• **Study material**:
★ ★ ★

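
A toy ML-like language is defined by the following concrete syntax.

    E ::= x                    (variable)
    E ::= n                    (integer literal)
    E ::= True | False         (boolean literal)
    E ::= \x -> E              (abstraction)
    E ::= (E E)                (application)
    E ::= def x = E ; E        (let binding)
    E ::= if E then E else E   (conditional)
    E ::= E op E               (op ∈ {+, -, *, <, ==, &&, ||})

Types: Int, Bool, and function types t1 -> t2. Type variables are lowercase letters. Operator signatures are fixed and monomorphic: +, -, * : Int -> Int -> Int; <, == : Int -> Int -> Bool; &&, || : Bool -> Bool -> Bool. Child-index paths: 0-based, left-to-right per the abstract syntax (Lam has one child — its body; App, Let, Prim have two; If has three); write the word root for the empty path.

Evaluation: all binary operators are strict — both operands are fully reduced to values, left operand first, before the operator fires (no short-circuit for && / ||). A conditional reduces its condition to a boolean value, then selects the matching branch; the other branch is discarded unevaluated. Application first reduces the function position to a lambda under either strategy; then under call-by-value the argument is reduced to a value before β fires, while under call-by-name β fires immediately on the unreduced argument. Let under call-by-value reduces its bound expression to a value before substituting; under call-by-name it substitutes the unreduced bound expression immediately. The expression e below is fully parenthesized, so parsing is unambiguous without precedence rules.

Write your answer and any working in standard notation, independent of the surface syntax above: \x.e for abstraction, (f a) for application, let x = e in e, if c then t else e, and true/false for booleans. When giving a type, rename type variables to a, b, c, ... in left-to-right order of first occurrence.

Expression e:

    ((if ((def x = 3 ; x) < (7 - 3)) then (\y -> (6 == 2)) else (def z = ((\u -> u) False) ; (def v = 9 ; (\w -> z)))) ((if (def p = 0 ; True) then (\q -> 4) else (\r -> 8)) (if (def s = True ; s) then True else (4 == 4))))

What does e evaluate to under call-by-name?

Working:
step 0: ((if ((let x = 3 in x) < (7 - 3)) then (\y.(6 == 2)) else (let z = ((\u.u) false) in (let v = 9 in (\w.z)))) ((if (let p = 0 in true) then (\q.4) else (\r.8)) (if (let s = true in s) then true else (4 == 4))))
step 1: [let@0.0.0] ((if (3 < (7 - 3)) then (\y.(6 == 2)) else (let z = ((\u.u) false) in (let v = 9 in (\w.z)))) ((if (let p = 0 in true) then (\q.4) else (\r.8)) (if (let s = true in s) then true else (4 == 4))))
step 2: [delta@0.0.1] ((if (3 < 4) then (\y.(6 == 2)) else (let z = ((\u.u) false) in (let v = 9 in (\w.z)))) ((if (let p = 0 in true) then (\q.4) else (\r.8)) (if (let s = true in s) then true else (4 == 4))))
step 3: [delta@0.0] ((if true then (\y.(6 == 2)) else (let z = ((\u.u) false) in (let v = 9 in (\w.z)))) ((if (let p = 0 in true) then (\q.4) else (\r.8)) (if (let s = true in s) then true else (4 == 4))))
step 4: [if@0] ((\y.(6 == 2)) ((if (let p = 0 in true) then (\q.4) else (\r.8)) (if (let s = true in s) then true else (4 == 4))))
step 5: [beta@root] (6 == 2)
step 6: [delta@root] false

Answer: false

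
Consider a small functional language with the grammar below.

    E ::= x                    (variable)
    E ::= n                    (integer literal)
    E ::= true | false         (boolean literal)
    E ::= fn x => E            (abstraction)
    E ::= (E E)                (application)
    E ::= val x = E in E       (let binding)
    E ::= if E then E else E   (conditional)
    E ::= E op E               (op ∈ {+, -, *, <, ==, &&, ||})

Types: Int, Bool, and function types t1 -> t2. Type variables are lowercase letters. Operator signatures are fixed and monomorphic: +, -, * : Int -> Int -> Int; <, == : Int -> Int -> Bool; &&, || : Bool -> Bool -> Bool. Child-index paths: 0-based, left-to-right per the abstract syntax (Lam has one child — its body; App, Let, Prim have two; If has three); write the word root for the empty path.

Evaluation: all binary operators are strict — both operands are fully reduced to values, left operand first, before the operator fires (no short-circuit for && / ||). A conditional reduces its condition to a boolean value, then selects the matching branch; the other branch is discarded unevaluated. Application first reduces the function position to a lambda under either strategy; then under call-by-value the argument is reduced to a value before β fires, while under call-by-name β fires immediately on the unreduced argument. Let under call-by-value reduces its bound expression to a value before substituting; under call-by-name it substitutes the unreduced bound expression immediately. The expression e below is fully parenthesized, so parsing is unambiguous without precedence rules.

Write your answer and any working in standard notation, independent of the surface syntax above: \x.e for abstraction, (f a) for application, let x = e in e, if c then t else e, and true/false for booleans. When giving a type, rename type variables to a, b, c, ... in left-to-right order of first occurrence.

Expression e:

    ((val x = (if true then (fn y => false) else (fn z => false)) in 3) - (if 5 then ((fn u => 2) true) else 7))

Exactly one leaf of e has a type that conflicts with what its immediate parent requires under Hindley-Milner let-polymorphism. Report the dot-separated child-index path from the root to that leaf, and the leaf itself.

Working:
  unify Bool ~ Bool
\y._ : a -> Bool
\z._ : b -> Bool
  unify a -> Bool ~ b -> Bool
  unify a ~ b
  unify Bool ~ Bool
let x : forall. b -> Bool
  unify Int ~ Int
  unify Int ~ Bool
  FAIL: mismatch Int ~ Bool

Answer: 1.0 : 5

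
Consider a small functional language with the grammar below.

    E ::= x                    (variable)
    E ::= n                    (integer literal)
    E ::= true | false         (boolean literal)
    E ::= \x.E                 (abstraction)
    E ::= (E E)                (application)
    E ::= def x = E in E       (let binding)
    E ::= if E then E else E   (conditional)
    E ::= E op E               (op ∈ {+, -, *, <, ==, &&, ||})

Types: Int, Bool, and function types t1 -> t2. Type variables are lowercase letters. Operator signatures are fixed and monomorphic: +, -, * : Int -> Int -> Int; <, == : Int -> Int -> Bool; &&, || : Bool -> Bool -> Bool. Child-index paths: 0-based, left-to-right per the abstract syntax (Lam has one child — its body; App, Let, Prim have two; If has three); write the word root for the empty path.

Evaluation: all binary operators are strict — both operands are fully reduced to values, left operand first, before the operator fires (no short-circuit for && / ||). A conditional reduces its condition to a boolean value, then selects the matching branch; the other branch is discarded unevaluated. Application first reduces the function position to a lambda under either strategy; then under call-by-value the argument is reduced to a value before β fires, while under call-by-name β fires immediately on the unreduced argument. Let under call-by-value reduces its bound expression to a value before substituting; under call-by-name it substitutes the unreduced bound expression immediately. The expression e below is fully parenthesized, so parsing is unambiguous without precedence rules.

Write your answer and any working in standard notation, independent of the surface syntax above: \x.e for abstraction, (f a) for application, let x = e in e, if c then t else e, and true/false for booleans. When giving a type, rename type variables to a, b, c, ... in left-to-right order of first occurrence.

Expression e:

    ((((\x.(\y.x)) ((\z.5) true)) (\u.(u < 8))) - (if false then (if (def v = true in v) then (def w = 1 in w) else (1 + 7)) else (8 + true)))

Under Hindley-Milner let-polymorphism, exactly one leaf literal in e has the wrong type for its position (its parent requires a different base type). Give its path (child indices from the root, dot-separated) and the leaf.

Answer: 1.2.1 : true

Trace:
x : a
\y._ : b -> a
\x._ : a -> b -> a
\z._ : c -> Int
  unify c -> Int ~ Bool -> d
  unify c ~ Bool
  unify Int ~ d
_ _ : Int
  unify a -> b -> a ~ Int -> e
  unify a ~ Int
  unify b -> Int ~ e
_ _ : b -> Int
u : f
  unify f ~ Int
  unify Int ~ Int
\u._ : Int -> Bool
  unify b -> Int ~ (Int -> Bool) -> g
  unify b ~ Int -> Bool
  unify Int ~ g
_ _ : Int
  unify Int ~ Int
  unify Bool ~ Bool
let v : Bool
v : Bool
  unify Bool ~ Bool
let w : Int
w : Int
  unify Int ~ Int
  unify Int ~ Int
  unify Int ~ Int
  unify Int ~ Int
  unify Bool ~ Int
  FAIL: mismatch Bool ~ Int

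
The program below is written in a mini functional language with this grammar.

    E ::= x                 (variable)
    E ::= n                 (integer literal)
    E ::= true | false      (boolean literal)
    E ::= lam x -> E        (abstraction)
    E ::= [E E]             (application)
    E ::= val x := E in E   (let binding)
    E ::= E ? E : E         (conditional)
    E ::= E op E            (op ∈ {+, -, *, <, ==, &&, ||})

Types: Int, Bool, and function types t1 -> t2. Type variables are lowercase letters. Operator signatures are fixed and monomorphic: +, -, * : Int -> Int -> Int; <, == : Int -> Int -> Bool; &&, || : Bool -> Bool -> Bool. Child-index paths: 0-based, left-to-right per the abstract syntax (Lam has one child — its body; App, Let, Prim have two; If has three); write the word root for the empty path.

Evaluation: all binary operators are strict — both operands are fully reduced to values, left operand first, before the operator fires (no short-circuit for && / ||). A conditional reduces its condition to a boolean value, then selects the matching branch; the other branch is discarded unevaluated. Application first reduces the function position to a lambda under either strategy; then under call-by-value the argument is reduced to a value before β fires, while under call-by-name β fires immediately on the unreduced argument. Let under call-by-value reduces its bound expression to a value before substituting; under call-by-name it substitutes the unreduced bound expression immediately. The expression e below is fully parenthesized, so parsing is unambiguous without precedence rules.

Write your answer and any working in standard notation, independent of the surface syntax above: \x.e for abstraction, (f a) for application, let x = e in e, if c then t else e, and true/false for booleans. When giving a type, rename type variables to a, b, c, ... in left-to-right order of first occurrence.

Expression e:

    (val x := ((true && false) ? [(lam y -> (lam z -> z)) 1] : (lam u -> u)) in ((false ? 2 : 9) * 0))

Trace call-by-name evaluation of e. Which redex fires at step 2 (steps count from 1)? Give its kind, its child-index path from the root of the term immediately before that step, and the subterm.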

★ ★ ★

Give again, word for word, every line of the listing above from the one with "((val x = (if" to the one with "E ::= def x = E in", both inclusive, and nothing beyond them.

• **Exercise result**:
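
    ((val x = (if true then (fn y => false) else (fn z => false)) in 3) - (if 5 then ((fn u => 2) true) else 7))

Exactly one leaf of e has a type that conflicts with what its immediate parent requires under Hindley-Milner let-polymorphism. Report the dot-separated child-index path from the root to that leaf, and the leaf itself.

Working:
  unify Bool ~ Bool
\y._ : a -> Bool
\z._ : b -> Bool
  unify a -> Bool ~ b -> Bool
  unify a ~ b
  unify Bool ~ Bool
let x : forall. b -> Bool
  unify Int ~ Int
  unify Int ~ Bool
  FAIL: mismatch Int ~ Bool

Answer: 1.0 : 5

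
Consider a small functional language with the grammar below.

    E ::= x                    (variable)
    E ::= n                    (integer literal)
    E ::= true | false         (boolean literal)
    E ::= \x.E                 (abstraction)
    E ::= (E E)                (application)
    E ::= def x = E in E       (let binding)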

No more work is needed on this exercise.